» **Extracted entries**:
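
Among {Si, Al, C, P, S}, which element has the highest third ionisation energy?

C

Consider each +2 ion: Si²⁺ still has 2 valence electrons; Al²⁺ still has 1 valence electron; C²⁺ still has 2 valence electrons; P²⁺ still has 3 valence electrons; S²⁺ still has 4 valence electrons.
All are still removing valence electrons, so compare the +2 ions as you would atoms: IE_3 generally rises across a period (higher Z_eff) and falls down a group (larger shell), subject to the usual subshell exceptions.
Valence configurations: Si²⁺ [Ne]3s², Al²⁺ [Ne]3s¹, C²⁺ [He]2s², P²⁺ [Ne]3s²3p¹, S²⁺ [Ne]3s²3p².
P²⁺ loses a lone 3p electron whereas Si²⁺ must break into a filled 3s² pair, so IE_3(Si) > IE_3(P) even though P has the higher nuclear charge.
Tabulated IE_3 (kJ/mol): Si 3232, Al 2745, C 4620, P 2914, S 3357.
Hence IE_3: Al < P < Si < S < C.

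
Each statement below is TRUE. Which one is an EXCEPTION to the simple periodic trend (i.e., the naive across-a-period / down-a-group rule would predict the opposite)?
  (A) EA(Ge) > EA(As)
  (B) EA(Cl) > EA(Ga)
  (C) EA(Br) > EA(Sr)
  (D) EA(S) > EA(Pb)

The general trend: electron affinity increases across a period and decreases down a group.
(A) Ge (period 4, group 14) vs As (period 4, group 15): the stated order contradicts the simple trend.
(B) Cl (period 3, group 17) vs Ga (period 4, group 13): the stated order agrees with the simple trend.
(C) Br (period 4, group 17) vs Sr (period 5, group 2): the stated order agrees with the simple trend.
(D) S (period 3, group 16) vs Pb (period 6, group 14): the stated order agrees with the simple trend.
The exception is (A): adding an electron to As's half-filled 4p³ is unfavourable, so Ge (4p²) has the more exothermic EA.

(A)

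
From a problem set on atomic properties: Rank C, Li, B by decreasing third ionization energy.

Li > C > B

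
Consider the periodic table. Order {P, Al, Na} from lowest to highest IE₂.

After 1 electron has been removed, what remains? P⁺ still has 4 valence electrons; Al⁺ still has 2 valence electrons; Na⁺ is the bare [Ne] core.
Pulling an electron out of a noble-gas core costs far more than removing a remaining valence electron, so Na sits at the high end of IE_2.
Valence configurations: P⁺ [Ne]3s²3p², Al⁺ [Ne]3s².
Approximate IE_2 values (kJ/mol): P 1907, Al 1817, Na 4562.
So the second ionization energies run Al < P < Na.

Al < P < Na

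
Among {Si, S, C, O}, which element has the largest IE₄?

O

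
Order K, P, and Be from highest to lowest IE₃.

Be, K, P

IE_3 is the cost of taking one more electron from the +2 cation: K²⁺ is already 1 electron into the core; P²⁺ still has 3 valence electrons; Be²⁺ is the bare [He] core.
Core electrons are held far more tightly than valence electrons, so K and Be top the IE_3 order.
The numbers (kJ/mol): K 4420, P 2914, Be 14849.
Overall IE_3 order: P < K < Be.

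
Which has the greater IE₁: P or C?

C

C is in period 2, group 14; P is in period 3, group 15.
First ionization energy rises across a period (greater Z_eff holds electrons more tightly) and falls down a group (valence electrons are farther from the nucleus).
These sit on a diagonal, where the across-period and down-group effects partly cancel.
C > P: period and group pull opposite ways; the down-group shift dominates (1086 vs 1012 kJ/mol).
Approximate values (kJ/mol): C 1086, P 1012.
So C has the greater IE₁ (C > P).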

» **Work instructions**:
Each line of the data must come back exactly as written.

» **Answer section**:
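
Among {Si, Al, C, P, S}, which element has the highest third ionisation energy?

C

Consider each +2 ion: Si²⁺ still has 2 valence electrons; Al²⁺ still has 1 valence electron; C²⁺ still has 2 valence electrons; P²⁺ still has 3 valence electrons; S²⁺ still has 4 valence electrons.
All are still removing valence electrons, so compare the +2 ions as you would atoms: IE_3 generally rises across a period (higher Z_eff) and falls down a group (larger shell), subject to the usual subshell exceptions.
Valence configurations: Si²⁺ [Ne]3s², Al²⁺ [Ne]3s¹, C²⁺ [He]2s², P²⁺ [Ne]3s²3p¹, S²⁺ [Ne]3s²3p².
P²⁺ loses a lone 3p electron whereas Si²⁺ must break into a filled 3s² pair, so IE_3(Si) > IE_3(P) even though P has the higher nuclear charge.
Tabulated IE_3 (kJ/mol): Si 3232, Al 2745, C 4620, P 2914, S 3357.
Hence IE_3: Al < P < Si < S < C.

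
Each statement below is TRUE. Which one is an EXCEPTION to the simple periodic trend (i.e., the naive across-a-period / down-a-group rule would predict the opposite)?
  (A) EA(Ge) > EA(As)
  (B) EA(Cl) > EA(Ga)
  (C) EA(Br) > EA(Sr)
  (D) EA(S) > EA(Pb)

The general trend: electron affinity increases across a period and decreases down a group.
(A) Ge (period 4, group 14) vs As (period 4, group 15): the stated order contradicts the simple trend.
(B) Cl (period 3, group 17) vs Ga (period 4, group 13): the stated order agrees with the simple trend.
(C) Br (period 4, group 17) vs Sr (period 5, group 2): the stated order agrees with the simple trend.
(D) S (period 3, group 16) vs Pb (period 6, group 14): the stated order agrees with the simple trend.
The exception is (A): adding an electron to As's half-filled 4p³ is unfavourable, so Ge (4p²) has the more exothermic EA.

(A)

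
From a problem set on atomic properties: Rank C, Li, B by decreasing third ionization energy.

Li > C > B

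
Consider the periodic table. Order {P, Al, Na} from lowest to highest IE₂.

After 1 electron has been removed, what remains? P⁺ still has 4 valence electrons; Al⁺ still has 2 valence electrons; Na⁺ is the bare [Ne] core.
Pulling an electron out of a noble-gas core costs far more than removing a remaining valence electron, so Na sits at the high end of IE_2.
Valence configurations: P⁺ [Ne]3s²3p², Al⁺ [Ne]3s².
Approximate IE_2 values (kJ/mol): P 1907, Al 1817, Na 4562.
So the second ionization energies run Al < P < Na.

Al < P < Na

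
Among {Si, S, C, O}, which element has the largest IE₄?

O

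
Order K, P, and Be from highest to lowest IE₃.

Be, K, P

IE_3 is the cost of taking one more electron from the +2 cation: K²⁺ is already 1 electron into the core; P²⁺ still has 3 valence electrons; Be²⁺ is the bare [He] core.
Core electrons are held far more tightly than valence electrons, so K and Be top the IE_3 order.
The numbers (kJ/mol): K 4420, P 2914, Be 14849.
Overall IE_3 order: P < K < Be.

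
Which has the greater IE₁: P or C?

C

C is in period 2, group 14; P is in period 3, group 15.
First ionization energy rises across a period (greater Z_eff holds electrons more tightly) and falls down a group (valence electrons are farther from the nucleus).
These sit on a diagonal, where the across-period and down-group effects partly cancel.
C > P: period and group pull opposite ways; the down-group shift dominates (1086 vs 1012 kJ/mol).
Approximate values (kJ/mol): C 1086, P 1012.
So C has the greater IE₁ (C > P).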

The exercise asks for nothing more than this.